■ What is expected
Only one stretch of the listing below is wanted. Give it again exactly, from the line with "Answer: sqrt(18377) ≈ 135.56" through the line with "Answer: 5041/81 ≈ 62.235".

Data for this exercise: Begin

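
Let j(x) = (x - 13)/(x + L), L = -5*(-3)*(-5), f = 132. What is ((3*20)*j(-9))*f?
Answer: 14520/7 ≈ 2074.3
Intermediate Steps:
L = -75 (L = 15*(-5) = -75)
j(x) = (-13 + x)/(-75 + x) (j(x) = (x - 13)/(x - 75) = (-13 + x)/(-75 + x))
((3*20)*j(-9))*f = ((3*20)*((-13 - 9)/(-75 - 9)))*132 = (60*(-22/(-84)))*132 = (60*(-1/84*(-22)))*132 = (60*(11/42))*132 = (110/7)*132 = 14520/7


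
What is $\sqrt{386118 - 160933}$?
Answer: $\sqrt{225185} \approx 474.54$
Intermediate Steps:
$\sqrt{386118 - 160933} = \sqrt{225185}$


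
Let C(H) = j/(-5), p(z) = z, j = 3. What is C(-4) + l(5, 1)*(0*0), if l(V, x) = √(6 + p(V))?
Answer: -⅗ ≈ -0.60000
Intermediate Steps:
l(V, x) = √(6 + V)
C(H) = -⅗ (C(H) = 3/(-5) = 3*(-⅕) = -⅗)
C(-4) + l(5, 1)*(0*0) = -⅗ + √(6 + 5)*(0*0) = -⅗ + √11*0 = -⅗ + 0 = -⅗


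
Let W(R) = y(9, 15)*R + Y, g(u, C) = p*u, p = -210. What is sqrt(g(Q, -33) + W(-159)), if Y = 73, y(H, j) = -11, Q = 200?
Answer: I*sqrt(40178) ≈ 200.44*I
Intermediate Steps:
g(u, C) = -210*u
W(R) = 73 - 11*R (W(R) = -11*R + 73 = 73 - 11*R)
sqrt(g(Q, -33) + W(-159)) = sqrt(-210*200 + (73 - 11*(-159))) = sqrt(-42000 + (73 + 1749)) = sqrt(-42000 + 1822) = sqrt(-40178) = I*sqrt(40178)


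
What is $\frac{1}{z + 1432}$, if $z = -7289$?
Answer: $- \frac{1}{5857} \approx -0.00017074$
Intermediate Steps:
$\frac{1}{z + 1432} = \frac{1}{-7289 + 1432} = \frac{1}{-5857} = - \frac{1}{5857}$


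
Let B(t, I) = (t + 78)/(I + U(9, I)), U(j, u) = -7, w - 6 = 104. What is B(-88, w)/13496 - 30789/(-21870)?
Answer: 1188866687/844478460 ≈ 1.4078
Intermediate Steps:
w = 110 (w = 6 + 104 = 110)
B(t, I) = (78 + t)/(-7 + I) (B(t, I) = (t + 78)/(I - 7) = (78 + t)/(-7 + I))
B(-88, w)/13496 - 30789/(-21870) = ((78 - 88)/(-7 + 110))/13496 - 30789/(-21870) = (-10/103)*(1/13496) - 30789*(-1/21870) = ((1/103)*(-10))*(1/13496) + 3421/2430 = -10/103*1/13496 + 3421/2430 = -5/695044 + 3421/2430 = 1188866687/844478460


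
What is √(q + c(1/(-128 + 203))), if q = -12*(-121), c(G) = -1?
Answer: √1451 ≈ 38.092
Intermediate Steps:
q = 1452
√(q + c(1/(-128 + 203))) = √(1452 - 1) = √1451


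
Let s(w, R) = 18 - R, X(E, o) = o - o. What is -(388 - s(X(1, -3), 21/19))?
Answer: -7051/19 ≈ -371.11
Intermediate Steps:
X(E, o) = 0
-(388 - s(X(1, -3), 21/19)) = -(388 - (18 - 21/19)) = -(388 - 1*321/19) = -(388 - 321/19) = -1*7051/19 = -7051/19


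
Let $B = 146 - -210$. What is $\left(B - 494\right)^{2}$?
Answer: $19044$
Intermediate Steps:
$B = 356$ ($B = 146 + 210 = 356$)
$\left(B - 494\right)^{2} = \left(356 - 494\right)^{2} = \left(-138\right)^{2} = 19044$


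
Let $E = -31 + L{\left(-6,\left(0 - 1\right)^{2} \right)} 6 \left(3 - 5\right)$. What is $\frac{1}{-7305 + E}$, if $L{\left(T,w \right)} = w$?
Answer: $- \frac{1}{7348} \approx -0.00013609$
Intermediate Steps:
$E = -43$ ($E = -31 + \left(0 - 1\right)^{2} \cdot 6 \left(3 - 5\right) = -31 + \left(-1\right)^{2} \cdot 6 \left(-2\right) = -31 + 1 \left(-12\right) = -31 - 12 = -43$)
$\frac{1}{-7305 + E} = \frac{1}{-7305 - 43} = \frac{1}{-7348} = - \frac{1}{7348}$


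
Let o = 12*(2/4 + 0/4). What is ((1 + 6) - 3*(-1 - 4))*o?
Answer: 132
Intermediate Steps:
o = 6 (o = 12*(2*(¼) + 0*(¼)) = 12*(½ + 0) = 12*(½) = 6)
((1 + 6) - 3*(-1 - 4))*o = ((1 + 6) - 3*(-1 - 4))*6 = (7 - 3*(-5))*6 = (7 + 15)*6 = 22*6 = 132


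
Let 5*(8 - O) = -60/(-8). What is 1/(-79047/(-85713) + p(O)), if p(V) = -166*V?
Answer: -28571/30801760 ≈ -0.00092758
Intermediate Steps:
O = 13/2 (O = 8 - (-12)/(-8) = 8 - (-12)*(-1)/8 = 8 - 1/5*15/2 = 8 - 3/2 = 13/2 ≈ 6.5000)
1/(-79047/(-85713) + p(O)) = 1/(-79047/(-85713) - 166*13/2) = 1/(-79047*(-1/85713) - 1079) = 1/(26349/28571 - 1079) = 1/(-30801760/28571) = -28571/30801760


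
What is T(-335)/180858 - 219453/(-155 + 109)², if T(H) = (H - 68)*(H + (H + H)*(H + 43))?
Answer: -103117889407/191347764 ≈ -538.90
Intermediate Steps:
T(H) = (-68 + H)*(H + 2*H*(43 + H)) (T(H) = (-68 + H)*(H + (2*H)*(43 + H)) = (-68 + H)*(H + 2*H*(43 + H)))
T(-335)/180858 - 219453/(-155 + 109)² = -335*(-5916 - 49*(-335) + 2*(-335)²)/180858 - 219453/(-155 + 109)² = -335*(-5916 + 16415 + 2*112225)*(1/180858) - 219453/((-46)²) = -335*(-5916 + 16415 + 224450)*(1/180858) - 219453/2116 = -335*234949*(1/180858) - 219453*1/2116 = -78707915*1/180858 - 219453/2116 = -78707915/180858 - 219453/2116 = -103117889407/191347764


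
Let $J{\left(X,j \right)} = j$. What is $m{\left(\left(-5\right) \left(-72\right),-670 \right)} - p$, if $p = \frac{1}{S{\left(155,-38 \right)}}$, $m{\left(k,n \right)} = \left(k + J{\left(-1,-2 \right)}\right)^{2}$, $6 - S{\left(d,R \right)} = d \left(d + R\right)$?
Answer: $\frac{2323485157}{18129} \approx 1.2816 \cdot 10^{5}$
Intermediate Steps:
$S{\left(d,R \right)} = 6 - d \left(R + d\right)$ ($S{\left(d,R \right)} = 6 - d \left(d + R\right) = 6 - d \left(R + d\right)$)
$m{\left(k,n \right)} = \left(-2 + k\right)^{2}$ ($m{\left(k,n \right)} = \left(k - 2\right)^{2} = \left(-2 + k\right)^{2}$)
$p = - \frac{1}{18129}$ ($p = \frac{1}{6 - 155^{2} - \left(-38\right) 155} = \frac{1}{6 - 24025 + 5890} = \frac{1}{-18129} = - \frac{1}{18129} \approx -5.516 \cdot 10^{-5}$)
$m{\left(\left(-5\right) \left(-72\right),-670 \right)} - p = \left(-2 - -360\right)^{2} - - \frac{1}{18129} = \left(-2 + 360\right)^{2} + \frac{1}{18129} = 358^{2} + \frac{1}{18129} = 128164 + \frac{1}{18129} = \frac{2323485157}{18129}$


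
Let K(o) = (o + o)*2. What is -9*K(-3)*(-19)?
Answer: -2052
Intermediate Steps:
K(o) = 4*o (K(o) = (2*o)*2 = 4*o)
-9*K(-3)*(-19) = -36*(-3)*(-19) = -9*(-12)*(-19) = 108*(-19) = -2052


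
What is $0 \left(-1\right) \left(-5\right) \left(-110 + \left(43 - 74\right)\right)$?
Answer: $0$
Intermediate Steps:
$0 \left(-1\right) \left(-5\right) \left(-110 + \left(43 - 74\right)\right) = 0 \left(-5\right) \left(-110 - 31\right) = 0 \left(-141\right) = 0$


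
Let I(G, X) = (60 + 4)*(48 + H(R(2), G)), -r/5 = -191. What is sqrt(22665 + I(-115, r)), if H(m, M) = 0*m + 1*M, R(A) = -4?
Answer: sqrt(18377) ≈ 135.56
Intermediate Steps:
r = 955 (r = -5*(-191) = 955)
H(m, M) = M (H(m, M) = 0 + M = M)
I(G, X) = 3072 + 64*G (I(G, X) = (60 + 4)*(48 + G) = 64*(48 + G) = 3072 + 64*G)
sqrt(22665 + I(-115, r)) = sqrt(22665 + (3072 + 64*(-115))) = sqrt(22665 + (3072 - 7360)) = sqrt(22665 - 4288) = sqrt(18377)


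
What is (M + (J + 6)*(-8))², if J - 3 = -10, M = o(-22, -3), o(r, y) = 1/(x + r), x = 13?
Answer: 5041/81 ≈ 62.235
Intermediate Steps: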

Data for this exercise: End

■ The completed task
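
Answer: sqrt(18377) ≈ 135.56
Intermediate Steps:
r = 955 (r = -5*(-191) = 955)
H(m, M) = M (H(m, M) = 0 + M = M)
I(G, X) = 3072 + 64*G (I(G, X) = (60 + 4)*(48 + G) = 64*(48 + G) = 3072 + 64*G)
sqrt(22665 + I(-115, r)) = sqrt(22665 + (3072 + 64*(-115))) = sqrt(22665 + (3072 - 7360)) = sqrt(22665 - 4288) = sqrt(18377)


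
What is (M + (J + 6)*(-8))², if J - 3 = -10, M = o(-22, -3), o(r, y) = 1/(x + r), x = 13?
Answer: 5041/81 ≈ 62.235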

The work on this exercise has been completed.